● Material for this exercise:
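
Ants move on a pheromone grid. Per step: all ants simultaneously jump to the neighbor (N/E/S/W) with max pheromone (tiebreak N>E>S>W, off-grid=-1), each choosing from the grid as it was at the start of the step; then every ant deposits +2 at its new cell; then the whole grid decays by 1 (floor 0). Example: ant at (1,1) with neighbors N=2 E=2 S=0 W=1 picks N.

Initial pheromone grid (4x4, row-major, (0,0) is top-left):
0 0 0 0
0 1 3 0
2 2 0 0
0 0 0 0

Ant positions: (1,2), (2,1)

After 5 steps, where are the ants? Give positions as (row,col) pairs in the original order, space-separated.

Step 1: ant0:(1,2)->W->(1,1) | ant1:(2,1)->W->(2,0)
  grid max=3 at (2,0)
Step 2: ant0:(1,1)->E->(1,2) | ant1:(2,0)->E->(2,1)
  grid max=3 at (1,2)
Step 3: ant0:(1,2)->W->(1,1) | ant1:(2,1)->W->(2,0)
  grid max=3 at (2,0)
Step 4: ant0:(1,1)->E->(1,2) | ant1:(2,0)->E->(2,1)
  grid max=3 at (1,2)
Step 5: ant0:(1,2)->W->(1,1) | ant1:(2,1)->W->(2,0)
  grid max=3 at (2,0)

(1,1) (2,0)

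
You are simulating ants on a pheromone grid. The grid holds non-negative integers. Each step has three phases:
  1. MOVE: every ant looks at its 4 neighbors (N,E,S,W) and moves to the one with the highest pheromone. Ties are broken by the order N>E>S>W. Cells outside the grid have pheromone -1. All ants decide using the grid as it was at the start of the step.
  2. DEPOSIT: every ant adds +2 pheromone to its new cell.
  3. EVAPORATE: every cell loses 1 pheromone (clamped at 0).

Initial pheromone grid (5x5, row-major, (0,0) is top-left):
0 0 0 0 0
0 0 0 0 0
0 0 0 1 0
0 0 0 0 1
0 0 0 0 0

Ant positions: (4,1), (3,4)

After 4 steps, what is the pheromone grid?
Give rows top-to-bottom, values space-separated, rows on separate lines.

After step 1: ants at (3,1),(2,4)
  0 0 0 0 0
  0 0 0 0 0
  0 0 0 0 1
  0 1 0 0 0
  0 0 0 0 0
After step 2: ants at (2,1),(1,4)
  0 0 0 0 0
  0 0 0 0 1
  0 1 0 0 0
  0 0 0 0 0
  0 0 0 0 0
After step 3: ants at (1,1),(0,4)
  0 0 0 0 1
  0 1 0 0 0
  0 0 0 0 0
  0 0 0 0 0
  0 0 0 0 0
After step 4: ants at (0,1),(1,4)
  0 1 0 0 0
  0 0 0 0 1
  0 0 0 0 0
  0 0 0 0 0
  0 0 0 0 0

0 1 0 0 0
0 0 0 0 1
0 0 0 0 0
0 0 0 0 0
0 0 0 0 0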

● Task to complete: Quote the listing above, but only from the line that shows "2. DEPOSIT: every" through the line that shows "Ant positions: (4,1), (3,4)".

● Response to this task:
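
  2. DEPOSIT: every ant adds +2 pheromone to its new cell.
  3. EVAPORATE: every cell loses 1 pheromone (clamped at 0).

Initial pheromone grid (5x5, row-major, (0,0) is top-left):
0 0 0 0 0
0 0 0 0 0
0 0 0 1 0
0 0 0 0 1
0 0 0 0 0

Ant positions: (4,1), (3,4)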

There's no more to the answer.